Extracted information section start

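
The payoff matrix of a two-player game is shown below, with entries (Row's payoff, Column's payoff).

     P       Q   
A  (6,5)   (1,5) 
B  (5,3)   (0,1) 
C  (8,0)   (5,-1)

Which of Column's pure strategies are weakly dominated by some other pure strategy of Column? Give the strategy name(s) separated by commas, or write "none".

P: no other strategy beats it everywhere (Q at B (3>1)).
Q: dominated, since P does at least as well everywhere (A: 5=5, B: 3>1, C: 0>-1).

Q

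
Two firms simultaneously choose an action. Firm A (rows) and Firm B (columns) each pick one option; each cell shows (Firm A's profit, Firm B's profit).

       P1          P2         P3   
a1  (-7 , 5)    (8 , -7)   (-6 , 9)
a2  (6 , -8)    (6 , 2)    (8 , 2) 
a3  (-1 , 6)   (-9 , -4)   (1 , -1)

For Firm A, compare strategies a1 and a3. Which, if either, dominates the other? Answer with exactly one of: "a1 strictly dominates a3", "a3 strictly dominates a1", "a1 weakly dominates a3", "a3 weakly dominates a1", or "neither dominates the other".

Compare a1 to a3 across every action of Firm B: P1: -7<-1, P2: 8>-9, P3: -6<1.
a1 does better at P2 but worse at P1, P3; neither strategy dominates the other.

neither dominates the other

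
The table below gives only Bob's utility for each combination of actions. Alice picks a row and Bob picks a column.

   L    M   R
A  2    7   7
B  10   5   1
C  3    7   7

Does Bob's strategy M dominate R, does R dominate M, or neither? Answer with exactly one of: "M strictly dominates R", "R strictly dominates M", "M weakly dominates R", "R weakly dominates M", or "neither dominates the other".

M weakly dominates R

M's payoffs vs R's, by Alice's action — A: 7=7, B: 5>1, C: 7=7.
M is at least as good everywhere and strictly better somewhere (tied only at A, C), so M weakly but not strictly dominates R.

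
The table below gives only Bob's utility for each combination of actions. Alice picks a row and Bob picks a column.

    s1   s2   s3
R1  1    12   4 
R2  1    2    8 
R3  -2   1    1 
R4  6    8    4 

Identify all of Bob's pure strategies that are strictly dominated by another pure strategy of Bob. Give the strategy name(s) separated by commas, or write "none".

s1: dominated, since s2 does at least as well everywhere (R1: 12>1, R2: 2>1, R3: 1>-2, R4: 8>6).
s2: no other strategy beats it everywhere (s1 at R1 (12>1); s3 at R1 (12>4)).
Nothing dominates s3: s1 at R1 (4>1); s2 at R2 (8>2).

s1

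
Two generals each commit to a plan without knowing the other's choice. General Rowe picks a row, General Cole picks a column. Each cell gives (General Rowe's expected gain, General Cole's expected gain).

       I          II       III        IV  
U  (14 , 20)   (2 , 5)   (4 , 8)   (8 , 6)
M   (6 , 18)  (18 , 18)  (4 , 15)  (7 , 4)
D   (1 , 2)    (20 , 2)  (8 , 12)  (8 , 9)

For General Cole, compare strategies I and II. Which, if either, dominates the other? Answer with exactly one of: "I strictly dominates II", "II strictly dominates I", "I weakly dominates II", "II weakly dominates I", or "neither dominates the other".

I weakly dominates II

I's payoffs vs II's, by General Rowe's action — U: 20>5, M: 18=18, D: 2=2.
I is at least as good everywhere and strictly better somewhere (tied only at M, D), so I weakly but not strictly dominates II.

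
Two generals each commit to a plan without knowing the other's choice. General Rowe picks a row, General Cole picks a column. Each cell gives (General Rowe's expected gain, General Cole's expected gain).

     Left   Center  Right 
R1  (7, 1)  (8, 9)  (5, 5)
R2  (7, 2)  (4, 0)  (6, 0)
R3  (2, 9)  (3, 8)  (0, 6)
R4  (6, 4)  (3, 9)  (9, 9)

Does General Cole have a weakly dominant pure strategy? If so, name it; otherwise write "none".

none

Left fails to dominate Center at R1 (1<9).
Center fails to dominate Left at R2 (0<2).
Right fails to dominate Left at R2 (0<2).
No single strategy dominates all the others.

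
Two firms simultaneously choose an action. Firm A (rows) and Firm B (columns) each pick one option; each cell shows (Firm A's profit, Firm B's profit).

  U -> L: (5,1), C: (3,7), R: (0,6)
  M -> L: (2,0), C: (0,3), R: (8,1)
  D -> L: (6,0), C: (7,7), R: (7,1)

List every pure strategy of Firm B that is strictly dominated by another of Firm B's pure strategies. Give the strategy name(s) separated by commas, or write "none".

C strictly dominates L — U: 7>1, M: 3>0, D: 7>0.
C: no other strategy beats it everywhere (L at U (7>1); R at U (7>6)).
C strictly dominates R — U: 7>6, M: 3>1, D: 7>1.

L, R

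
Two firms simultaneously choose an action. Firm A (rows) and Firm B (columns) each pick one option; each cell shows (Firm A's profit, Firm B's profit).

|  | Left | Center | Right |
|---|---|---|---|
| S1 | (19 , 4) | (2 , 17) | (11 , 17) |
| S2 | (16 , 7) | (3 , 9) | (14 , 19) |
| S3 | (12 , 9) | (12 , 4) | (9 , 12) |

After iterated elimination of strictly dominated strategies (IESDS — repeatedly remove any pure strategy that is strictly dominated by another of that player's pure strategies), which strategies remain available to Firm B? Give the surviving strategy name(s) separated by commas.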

Extracted information section end

▶ Goal of the exercise:
Repeat everything in the listing above exactly.

▶ Response below:
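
The payoff matrix of a two-player game is shown below, with entries (Row's payoff, Column's payoff).

     P       Q   
A  (6,5)   (1,5) 
B  (5,3)   (0,1) 
C  (8,0)   (5,-1)

Which of Column's pure strategies are weakly dominated by some other pure strategy of Column? Give the strategy name(s) separated by commas, or write "none".

P: no other strategy beats it everywhere (Q at B (3>1)).
Q: dominated, since P does at least as well everywhere (A: 5=5, B: 3>1, C: 0>-1).

Q

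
Two firms simultaneously choose an action. Firm A (rows) and Firm B (columns) each pick one option; each cell shows (Firm A's profit, Firm B's profit).

       P1          P2         P3   
a1  (-7 , 5)    (8 , -7)   (-6 , 9)
a2  (6 , -8)    (6 , 2)    (8 , 2) 
a3  (-1 , 6)   (-9 , -4)   (1 , -1)

For Firm A, compare strategies a1 and a3. Which, if either, dominates the other? Answer with exactly one of: "a1 strictly dominates a3", "a3 strictly dominates a1", "a1 weakly dominates a3", "a3 weakly dominates a1", or "neither dominates the other".

Compare a1 to a3 across every action of Firm B: P1: -7<-1, P2: 8>-9, P3: -6<1.
a1 does better at P2 but worse at P1, P3; neither strategy dominates the other.

neither dominates the other

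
The table below gives only Bob's utility for each combination of actions. Alice picks a row and Bob picks a column.

   L    M   R
A  2    7   7
B  10   5   1
C  3    7   7

Does Bob's strategy M dominate R, does R dominate M, or neither? Answer with exactly one of: "M strictly dominates R", "R strictly dominates M", "M weakly dominates R", "R weakly dominates M", or "neither dominates the other".

M weakly dominates R

M's payoffs vs R's, by Alice's action — A: 7=7, B: 5>1, C: 7=7.
M is at least as good everywhere and strictly better somewhere (tied only at A, C), so M weakly but not strictly dominates R.

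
The table below gives only Bob's utility for each combination of actions. Alice picks a row and Bob picks a column.

    s1   s2   s3
R1  1    12   4 
R2  1    2    8 
R3  -2   1    1 
R4  6    8    4 

Identify all of Bob's pure strategies that are strictly dominated by another pure strategy of Bob. Give the strategy name(s) separated by commas, or write "none".

s1: dominated, since s2 does at least as well everywhere (R1: 12>1, R2: 2>1, R3: 1>-2, R4: 8>6).
s2: no other strategy beats it everywhere (s1 at R1 (12>1); s3 at R1 (12>4)).
Nothing dominates s3: s1 at R1 (4>1); s2 at R2 (8>2).

s1

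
Two generals each commit to a plan without knowing the other's choice. General Rowe picks a row, General Cole picks a column. Each cell gives (General Rowe's expected gain, General Cole's expected gain).

       I          II       III        IV  
U  (14 , 20)   (2 , 5)   (4 , 8)   (8 , 6)
M   (6 , 18)  (18 , 18)  (4 , 15)  (7 , 4)
D   (1 , 2)    (20 , 2)  (8 , 12)  (8 , 9)

For General Cole, compare strategies I and II. Which, if either, dominates the other? Answer with exactly one of: "I strictly dominates II", "II strictly dominates I", "I weakly dominates II", "II weakly dominates I", or "neither dominates the other".

I weakly dominates II

I's payoffs vs II's, by General Rowe's action — U: 20>5, M: 18=18, D: 2=2.
I is at least as good everywhere and strictly better somewhere (tied only at M, D), so I weakly but not strictly dominates II.

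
Two generals each commit to a plan without knowing the other's choice. General Rowe picks a row, General Cole picks a column. Each cell gives (General Rowe's expected gain, General Cole's expected gain).

     Left   Center  Right 
R1  (7, 1)  (8, 9)  (5, 5)
R2  (7, 2)  (4, 0)  (6, 0)
R3  (2, 9)  (3, 8)  (0, 6)
R4  (6, 4)  (3, 9)  (9, 9)

Does General Cole have a weakly dominant pure strategy? If so, name it; otherwise write "none".

none

Left fails to dominate Center at R1 (1<9).
Center fails to dominate Left at R2 (0<2).
Right fails to dominate Left at R2 (0<2).
No single strategy dominates all the others.

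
Two firms simultaneously choose an action. Firm A (rows) and Firm B (columns) each pick one option; each cell shows (Firm A's profit, Firm B's profit).

  U -> L: (5,1), C: (3,7), R: (0,6)
  M -> L: (2,0), C: (0,3), R: (8,1)
  D -> L: (6,0), C: (7,7), R: (7,1)

List every pure strategy of Firm B that is strictly dominated by another of Firm B's pure strategies. Give the strategy name(s) separated by commas, or write "none".

C strictly dominates L — U: 7>1, M: 3>0, D: 7>0.
C: no other strategy beats it everywhere (L at U (7>1); R at U (7>6)).
C strictly dominates R — U: 7>6, M: 3>1, D: 7>1.

L, R

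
Two firms simultaneously choose an action. Firm A (rows) and Firm B (columns) each pick one option; each cell shows (Firm A's profit, Firm B's profit).

|  | Left | Center | Right |
|---|---|---|---|
| S1 | (19 , 4) | (2 , 17) | (11 , 17) |
| S2 | (16 , 7) | (3 , 9) | (14 , 19) |
| S3 | (12 , 9) | (12 , 4) | (9 , 12) |

After iterated elimination of strictly dominated strategies (IESDS — repeatedly remove any pure strategy that is strictly dominated by another of that player's pure strategies), which strategies remain available to Firm B? Give the surviving strategy name(s) separated by commas.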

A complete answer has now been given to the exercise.